### What is expected
Would you copy the line that includes "Compute the Laplacian" and every line that follows it, down to the last line of the listing below, exactly as they stand?

### Data for processing
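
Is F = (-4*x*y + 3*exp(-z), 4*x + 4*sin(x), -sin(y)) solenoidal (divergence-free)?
No, ∇·F = -4*y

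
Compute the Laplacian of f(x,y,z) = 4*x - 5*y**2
-10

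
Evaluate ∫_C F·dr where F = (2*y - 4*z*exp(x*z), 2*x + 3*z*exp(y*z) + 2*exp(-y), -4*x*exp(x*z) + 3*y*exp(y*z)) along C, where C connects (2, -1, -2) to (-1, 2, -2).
((2 - 7*E)*exp(5) - 2*exp(2) + 7)*exp(-4)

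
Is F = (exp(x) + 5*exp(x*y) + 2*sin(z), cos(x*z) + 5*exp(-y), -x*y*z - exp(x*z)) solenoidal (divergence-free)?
No, ∇·F = -x*y - x*exp(x*z) + 5*y*exp(x*y) + exp(x) - 5*exp(-y)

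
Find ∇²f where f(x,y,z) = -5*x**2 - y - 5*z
-10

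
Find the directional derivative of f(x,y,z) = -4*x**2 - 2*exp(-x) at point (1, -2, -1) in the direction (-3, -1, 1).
6*sqrt(11)*(-1 + 4*E)*exp(-1)/11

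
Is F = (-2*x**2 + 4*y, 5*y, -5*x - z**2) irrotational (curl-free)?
No, ∇×F = (0, 5, -4)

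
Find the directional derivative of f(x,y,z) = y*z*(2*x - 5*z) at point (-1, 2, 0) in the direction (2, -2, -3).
12*sqrt(17)/17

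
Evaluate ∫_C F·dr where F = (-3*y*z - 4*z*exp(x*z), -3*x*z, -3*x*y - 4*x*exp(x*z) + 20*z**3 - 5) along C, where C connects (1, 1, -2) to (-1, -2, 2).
-38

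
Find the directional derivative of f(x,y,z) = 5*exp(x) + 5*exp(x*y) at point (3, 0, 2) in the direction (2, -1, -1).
5*sqrt(6)*(-3 + 2*exp(3))/6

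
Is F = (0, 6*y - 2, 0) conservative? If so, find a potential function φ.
Yes, F is conservative. φ = y*(3*y - 2)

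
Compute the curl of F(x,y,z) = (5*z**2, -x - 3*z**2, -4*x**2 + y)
(6*z + 1, 8*x + 10*z, -1)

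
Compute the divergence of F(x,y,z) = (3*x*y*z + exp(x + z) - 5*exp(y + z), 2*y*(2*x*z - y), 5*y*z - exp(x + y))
4*x*z + 3*y*z + y + exp(x + z)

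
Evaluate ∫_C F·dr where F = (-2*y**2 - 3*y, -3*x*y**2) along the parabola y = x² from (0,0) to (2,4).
-4568/35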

### Response below
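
Compute the Laplacian of f(x,y,z) = 4*x - 5*y**2
-10

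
Evaluate ∫_C F·dr where F = (2*y - 4*z*exp(x*z), 2*x + 3*z*exp(y*z) + 2*exp(-y), -4*x*exp(x*z) + 3*y*exp(y*z)) along C, where C connects (2, -1, -2) to (-1, 2, -2).
((2 - 7*E)*exp(5) - 2*exp(2) + 7)*exp(-4)

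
Is F = (exp(x) + 5*exp(x*y) + 2*sin(z), cos(x*z) + 5*exp(-y), -x*y*z - exp(x*z)) solenoidal (divergence-free)?
No, ∇·F = -x*y - x*exp(x*z) + 5*y*exp(x*y) + exp(x) - 5*exp(-y)

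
Find ∇²f where f(x,y,z) = -5*x**2 - y - 5*z
-10

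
Find the directional derivative of f(x,y,z) = -4*x**2 - 2*exp(-x) at point (1, -2, -1) in the direction (-3, -1, 1).
6*sqrt(11)*(-1 + 4*E)*exp(-1)/11

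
Is F = (-2*x**2 + 4*y, 5*y, -5*x - z**2) irrotational (curl-free)?
No, ∇×F = (0, 5, -4)

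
Find the directional derivative of f(x,y,z) = y*z*(2*x - 5*z) at point (-1, 2, 0) in the direction (2, -2, -3).
12*sqrt(17)/17

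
Evaluate ∫_C F·dr where F = (-3*y*z - 4*z*exp(x*z), -3*x*z, -3*x*y - 4*x*exp(x*z) + 20*z**3 - 5) along C, where C connects (1, 1, -2) to (-1, -2, 2).
-38

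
Find the directional derivative of f(x,y,z) = 5*exp(x) + 5*exp(x*y) at point (3, 0, 2) in the direction (2, -1, -1).
5*sqrt(6)*(-3 + 2*exp(3))/6

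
Is F = (0, 6*y - 2, 0) conservative? If so, find a potential function φ.
Yes, F is conservative. φ = y*(3*y - 2)

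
Compute the curl of F(x,y,z) = (5*z**2, -x - 3*z**2, -4*x**2 + y)
(6*z + 1, 8*x + 10*z, -1)

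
Compute the divergence of F(x,y,z) = (3*x*y*z + exp(x + z) - 5*exp(y + z), 2*y*(2*x*z - y), 5*y*z - exp(x + y))
4*x*z + 3*y*z + y + exp(x + z)

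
Evaluate ∫_C F·dr where F = (-2*y**2 - 3*y, -3*x*y**2) along the parabola y = x² from (0,0) to (2,4).
-4568/35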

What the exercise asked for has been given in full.